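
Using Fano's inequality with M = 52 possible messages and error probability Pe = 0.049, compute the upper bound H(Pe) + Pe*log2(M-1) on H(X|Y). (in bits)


H(Pe) = -Pe*log2(Pe) - (1-Pe)*log2(1-Pe) = -0.049*log2(0.049) - 0.951*log2(0.951) = 0.213203 + 0.068931 = 0.2821. Pe*log2(M-1) = 0.049*log2(51) = 0.277949. Bound = H(Pe) + Pe*log2(M-1) = 0.213203 + 0.068931 + 0.277949 = 0.5601

0.5601 bits


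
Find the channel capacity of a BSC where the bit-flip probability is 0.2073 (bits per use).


H(p) = -p*log2(p) - (1-p)*log2(1-p) = -0.2073*log2(0.2073) - 0.7927*log2(0.7927) = 0.470614 + 0.265676 = 0.7363. C = 1 - H(p) = 1 - 0.7363 = 0.2637

0.2637 bits


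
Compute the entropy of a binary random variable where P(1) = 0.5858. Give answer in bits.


H = -p*log2(p) - (1-p)*log2(1-p). -0.5858*log2(0.5858) = 0.451956; -0.4142*log2(0.4142) = 0.526697. H = 0.451956 + 0.526697 = 0.9787

0.9787 bits


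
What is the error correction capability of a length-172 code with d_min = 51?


Correction capability = floor((d-1)/2) = floor((51-1)/2) = 25

25 errors


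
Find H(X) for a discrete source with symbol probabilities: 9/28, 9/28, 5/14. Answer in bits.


H = -sum(p_i * log2(p_i)). Terms: -(9/28)*log2(9/28) = 0.526317; -(9/28)*log2(9/28) = 0.526317; -(5/14)*log2(5/14) = 0.530510. H = 0.526317 + 0.526317 + 0.530510 = 1.5831

1.5831 bits


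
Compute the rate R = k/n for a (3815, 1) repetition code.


Rate = k/n = 1/3815

1/3815


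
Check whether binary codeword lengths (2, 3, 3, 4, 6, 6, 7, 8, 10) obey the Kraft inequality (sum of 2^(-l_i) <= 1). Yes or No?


Kraft sum = sum(2^(-l_i)) = 0.6064, need <= 1. Result: satisfied (a binary prefix-free code with these lengths exists)

Yes


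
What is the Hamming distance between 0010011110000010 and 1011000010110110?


Count differing positions: ^ . . ^ . ^ ^ ^ . . ^ ^ . ^ . . = 8 differences

8


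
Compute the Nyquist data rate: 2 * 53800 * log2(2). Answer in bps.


Rate = 2 * B * log2(M) = 2 * 53800 * 1.0 = 107600.0

107600.0 bps


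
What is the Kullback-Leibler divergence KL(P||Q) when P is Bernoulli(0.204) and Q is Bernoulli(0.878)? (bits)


KL = p*log2(p/q) + (1-p)*log2((1-p)/(1-q)) = 0.204*log2(0.204/0.878) + 0.796*log2(0.796/0.122) = 1.7243

1.7243 bits


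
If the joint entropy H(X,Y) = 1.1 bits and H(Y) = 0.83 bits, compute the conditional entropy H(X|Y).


H(X|Y) = H(X,Y) - H(Y) = 1.1 - 0.83 = 0.27

0.27 bits


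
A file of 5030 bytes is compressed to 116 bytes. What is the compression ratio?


Ratio = original / compressed = 5030 / 116 = 43.3621

43.3621


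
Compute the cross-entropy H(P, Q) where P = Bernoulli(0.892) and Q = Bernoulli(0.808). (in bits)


H(P,Q) = -p*log2(q) - (1-p)*log2(1-q). -0.892*log2(0.808) = 0.274355; -0.108*log2(0.192) = 0.257129. H(P,Q) = 0.274355 + 0.257129 = 0.5315

0.5315 bits


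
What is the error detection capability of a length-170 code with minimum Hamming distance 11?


Detection capability = d_min - 1 = 11 - 1 = 10

10 errors


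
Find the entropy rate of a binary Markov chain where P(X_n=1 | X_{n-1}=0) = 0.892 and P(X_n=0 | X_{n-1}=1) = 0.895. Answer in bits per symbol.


Stationary distribution: pi_0 = p10/(p01+p10) = 0.5008, pi_1 = 0.4992. Entropy rate H' = pi_0*H(p01) + pi_1*H(p10) = 0.5008*0.4939 + 0.4992*0.4846 = 0.4893

0.4893 bits/symbol


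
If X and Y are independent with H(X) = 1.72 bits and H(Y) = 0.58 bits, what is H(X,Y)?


For independent variables, H(X,Y) = H(X) + H(Y) = 1.72 + 0.58 = 2.3

2.3 bits


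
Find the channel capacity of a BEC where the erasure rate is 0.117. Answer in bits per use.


C = 1 - epsilon = 1 - 0.117 = 0.883

0.883 bits


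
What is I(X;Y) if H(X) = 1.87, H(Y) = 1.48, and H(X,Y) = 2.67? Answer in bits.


I(X;Y) = H(X) + H(Y) - H(X,Y) = 1.87 + 1.48 - 2.67 = 0.68

0.68 bits


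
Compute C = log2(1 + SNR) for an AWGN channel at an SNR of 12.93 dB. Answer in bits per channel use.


SNR_linear = 10^(12.93/10) = 19.6336; C = log2(1 + SNR_linear) = log2(1 + 19.6336) = 4.3669

4.3669 bits/channel use


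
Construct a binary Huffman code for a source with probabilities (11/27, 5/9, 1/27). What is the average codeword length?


Huffman construction (repeatedly merge the two least-probable nodes; each merge adds 1 bit to every symbol beneath it): 1/27 + 11/27 = 4/9; 4/9 + 5/9 = 1. Resulting codeword lengths (in the order the probabilities were given): (2, 1, 2). L_avg = sum(p_i * l_i) = 11/27*2 + 5/9*1 + 1/27*2 = 13/9 = 1.4444

1.4444 bits


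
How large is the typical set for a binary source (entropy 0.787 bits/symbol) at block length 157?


log2|A_typical| = nH = 157 * 0.787 = 123.559, so |A_typical| ~ 2^123.559 = 1.567e+37

1.567e+37


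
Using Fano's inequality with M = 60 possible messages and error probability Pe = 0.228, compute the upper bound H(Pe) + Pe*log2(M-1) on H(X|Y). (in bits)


H(Pe) = -Pe*log2(Pe) - (1-Pe)*log2(1-Pe) = -0.228*log2(0.228) - 0.772*log2(0.772) = 0.486300 + 0.288209 = 0.7745. Pe*log2(M-1) = 0.228*log2(59) = 1.341243. Bound = H(Pe) + Pe*log2(M-1) = 0.486300 + 0.288209 + 1.341243 = 2.1158

2.1158 bits


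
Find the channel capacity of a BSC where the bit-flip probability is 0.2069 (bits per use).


H(p) = -p*log2(p) - (1-p)*log2(1-p) = -0.2069*log2(0.2069) - 0.7931*log2(0.7931) = 0.470283 + 0.265233 = 0.7355. C = 1 - H(p) = 1 - 0.7355 = 0.2645

0.2645 bits


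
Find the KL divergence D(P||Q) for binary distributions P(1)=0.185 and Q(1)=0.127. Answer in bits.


KL = p*log2(p/q) + (1-p)*log2((1-p)/(1-q)) = 0.185*log2(0.185/0.127) + 0.815*log2(0.815/0.873) = 0.0196

0.0196 bits


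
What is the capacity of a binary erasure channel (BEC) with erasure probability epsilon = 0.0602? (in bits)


C = 1 - epsilon = 1 - 0.0602 = 0.9398

0.9398 bits


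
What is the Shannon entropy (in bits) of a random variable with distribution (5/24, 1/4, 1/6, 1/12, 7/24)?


H = -sum(p_i * log2(p_i)). Terms: -(5/24)*log2(5/24) = 0.471466; -(1/4)*log2(1/4) = 0.500000; -(1/6)*log2(1/6) = 0.430827; -(1/12)*log2(1/12) = 0.298747; -(7/24)*log2(7/24) = 0.518469. H = 0.471466 + 0.500000 + 0.430827 + 0.298747 + 0.518469 = 2.2195

2.2195 bits


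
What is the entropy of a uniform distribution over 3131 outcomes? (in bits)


H = log2(n) = log2(3131) = 11.6124

11.6124 bits


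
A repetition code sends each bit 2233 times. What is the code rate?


Rate = k/n = 1/2233

1/2233


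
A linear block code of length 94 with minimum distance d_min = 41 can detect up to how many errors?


Detection capability = d_min - 1 = 41 - 1 = 40

40 errors


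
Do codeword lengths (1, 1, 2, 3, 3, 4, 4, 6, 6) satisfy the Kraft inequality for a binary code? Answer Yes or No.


Kraft sum = sum(2^(-l_i)) = 1.6562, need <= 1. Result: violated (a binary prefix-free code with these lengths cannot exist)

No


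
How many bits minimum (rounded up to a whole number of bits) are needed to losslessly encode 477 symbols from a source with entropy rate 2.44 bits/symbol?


Minimum bits >= n * H = 477 * 2.44 = 1163.88, rounded up to a whole number of bits = 1164

1164 bits


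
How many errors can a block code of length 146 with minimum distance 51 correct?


Correction capability = floor((d-1)/2) = floor((51-1)/2) = 25

25 errors


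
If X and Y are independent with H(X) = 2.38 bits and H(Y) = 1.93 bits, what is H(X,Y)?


For independent variables, H(X,Y) = H(X) + H(Y) = 2.38 + 1.93 = 4.31

4.31 bits


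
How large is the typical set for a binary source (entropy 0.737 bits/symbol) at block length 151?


log2|A_typical| = nH = 151 * 0.737 = 111.287, so |A_typical| ~ 2^111.287 = 3.168e+33

3.168e+33


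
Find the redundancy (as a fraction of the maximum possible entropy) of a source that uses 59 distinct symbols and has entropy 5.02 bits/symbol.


H_max = log2(K) = log2(59) = 5.8826 bits/symbol. Redundancy = 1 - H/H_max = 1 - 5.02/5.8826 = 1 - 0.8534 = 0.1466

0.1466


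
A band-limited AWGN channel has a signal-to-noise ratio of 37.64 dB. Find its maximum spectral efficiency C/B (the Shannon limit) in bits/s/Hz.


SNR_linear = 10^(37.64/10) = 5807.6442; C/B = log2(1 + SNR_linear) = log2(1 + 5807.6442) = 12.504

12.504 bits/s/Hz


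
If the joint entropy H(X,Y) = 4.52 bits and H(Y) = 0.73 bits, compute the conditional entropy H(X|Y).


H(X|Y) = H(X,Y) - H(Y) = 4.52 - 0.73 = 3.79

3.79 bits


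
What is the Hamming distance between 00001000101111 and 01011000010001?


Count differing positions: . ^ . ^ . . . . ^ ^ ^ ^ ^ . = 7 differences

7


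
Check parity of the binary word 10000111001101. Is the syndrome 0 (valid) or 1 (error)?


Syndrome = XOR of all bits = 1 XOR 0 XOR 0 XOR 0 XOR 0 XOR 1 XOR 1 XOR 1 XOR 0 XOR 0 XOR 1 XOR 1 XOR 0 XOR 1 = 1

1


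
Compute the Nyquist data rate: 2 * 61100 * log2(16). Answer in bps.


Rate = 2 * B * log2(M) = 2 * 61100 * 4.0 = 488800.0

488800.0 bps


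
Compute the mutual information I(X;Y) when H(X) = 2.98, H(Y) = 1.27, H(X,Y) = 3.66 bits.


I(X;Y) = H(X) + H(Y) - H(X,Y) = 2.98 + 1.27 - 3.66 = 0.59

0.59 bits


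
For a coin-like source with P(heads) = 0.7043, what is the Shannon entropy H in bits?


H = -p*log2(p) - (1-p)*log2(1-p). -0.7043*log2(0.7043) = 0.356191; -0.2957*log2(0.2957) = 0.519780. H = 0.356191 + 0.519780 = 0.876

0.876 bits


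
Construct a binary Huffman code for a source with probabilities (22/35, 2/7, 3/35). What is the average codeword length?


Huffman construction (repeatedly merge the two least-probable nodes; each merge adds 1 bit to every symbol beneath it): 3/35 + 2/7 = 13/35; 13/35 + 22/35 = 1. Resulting codeword lengths (in the order the probabilities were given): (1, 2, 2). L_avg = sum(p_i * l_i) = 22/35*1 + 2/7*2 + 3/35*2 = 48/35 = 1.3714

1.3714 bits


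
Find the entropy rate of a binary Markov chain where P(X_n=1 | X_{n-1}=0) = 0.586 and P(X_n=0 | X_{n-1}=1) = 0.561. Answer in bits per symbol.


Stationary distribution: pi_0 = p10/(p01+p10) = 0.4891, pi_1 = 0.5109. Entropy rate H' = pi_0*H(p01) + pi_1*H(p10) = 0.4891*0.9786 + 0.5109*0.9892 = 0.984

0.984 bits/symbol


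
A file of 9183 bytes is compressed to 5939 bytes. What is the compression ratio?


Ratio = original / compressed = 9183 / 5939 = 1.5462

1.5462


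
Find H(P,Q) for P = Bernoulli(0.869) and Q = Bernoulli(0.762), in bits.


H(P,Q) = -p*log2(q) - (1-p)*log2(1-q). -0.869*log2(0.762) = 0.340767; -0.131*log2(0.238) = 0.271297. H(P,Q) = 0.340767 + 0.271297 = 0.6121

0.6121 bits


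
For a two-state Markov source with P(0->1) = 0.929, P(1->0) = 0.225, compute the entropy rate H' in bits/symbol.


Stationary distribution: pi_0 = p10/(p01+p10) = 0.195, pi_1 = 0.805. Entropy rate H' = pi_0*H(p01) + pi_1*H(p10) = 0.195*0.3696 + 0.805*0.7692 = 0.6913

0.6913 bits/symbol


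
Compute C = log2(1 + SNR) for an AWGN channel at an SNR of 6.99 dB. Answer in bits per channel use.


SNR_linear = 10^(6.99/10) = 5.0003; C = log2(1 + SNR_linear) = log2(1 + 5.0003) = 2.585

2.585 bits/channel use


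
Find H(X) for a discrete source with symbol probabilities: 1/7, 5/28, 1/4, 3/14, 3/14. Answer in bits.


H = -sum(p_i * log2(p_i)). Terms: -(1/7)*log2(1/7) = 0.401051; -(5/28)*log2(5/28) = 0.443826; -(1/4)*log2(1/4) = 0.500000; -(3/14)*log2(3/14) = 0.476227; -(3/14)*log2(3/14) = 0.476227. H = 0.401051 + 0.443826 + 0.500000 + 0.476227 + 0.476227 = 2.2973

2.2973 bits


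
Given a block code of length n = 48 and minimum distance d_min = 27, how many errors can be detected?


Detection capability = d_min - 1 = 27 - 1 = 26

26 errors


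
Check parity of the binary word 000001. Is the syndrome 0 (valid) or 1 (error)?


Syndrome = XOR of all bits = 0 XOR 0 XOR 0 XOR 0 XOR 0 XOR 1 = 1

1


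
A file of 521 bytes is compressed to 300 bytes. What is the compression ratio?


Ratio = original / compressed = 521 / 300 = 1.7367

1.7367


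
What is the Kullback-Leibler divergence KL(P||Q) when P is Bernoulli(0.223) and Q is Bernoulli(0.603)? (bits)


KL = p*log2(p/q) + (1-p)*log2((1-p)/(1-q)) = 0.223*log2(0.223/0.603) + 0.777*log2(0.777/0.397) = 0.4327

0.4327 bits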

→ WHAT TO DO: Look for "Given a block" in the records. Write out its line and every later line through the end exactly, with nothing more.

→ ANSWER TO THIS EXERCISE:
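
Given a block code of length n = 48 and minimum distance d_min = 27, how many errors can be detected?


Detection capability = d_min - 1 = 27 - 1 = 26

26 errors


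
Check parity of the binary word 000001. Is the syndrome 0 (valid) or 1 (error)?


Syndrome = XOR of all bits = 0 XOR 0 XOR 0 XOR 0 XOR 0 XOR 1 = 1

1


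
A file of 521 bytes is compressed to 300 bytes. What is the compression ratio?


Ratio = original / compressed = 521 / 300 = 1.7367

1.7367


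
What is the Kullback-Leibler divergence KL(P||Q) when P is Bernoulli(0.223) and Q is Bernoulli(0.603)? (bits)


KL = p*log2(p/q) + (1-p)*log2((1-p)/(1-q)) = 0.223*log2(0.223/0.603) + 0.777*log2(0.777/0.397) = 0.4327

0.4327 bits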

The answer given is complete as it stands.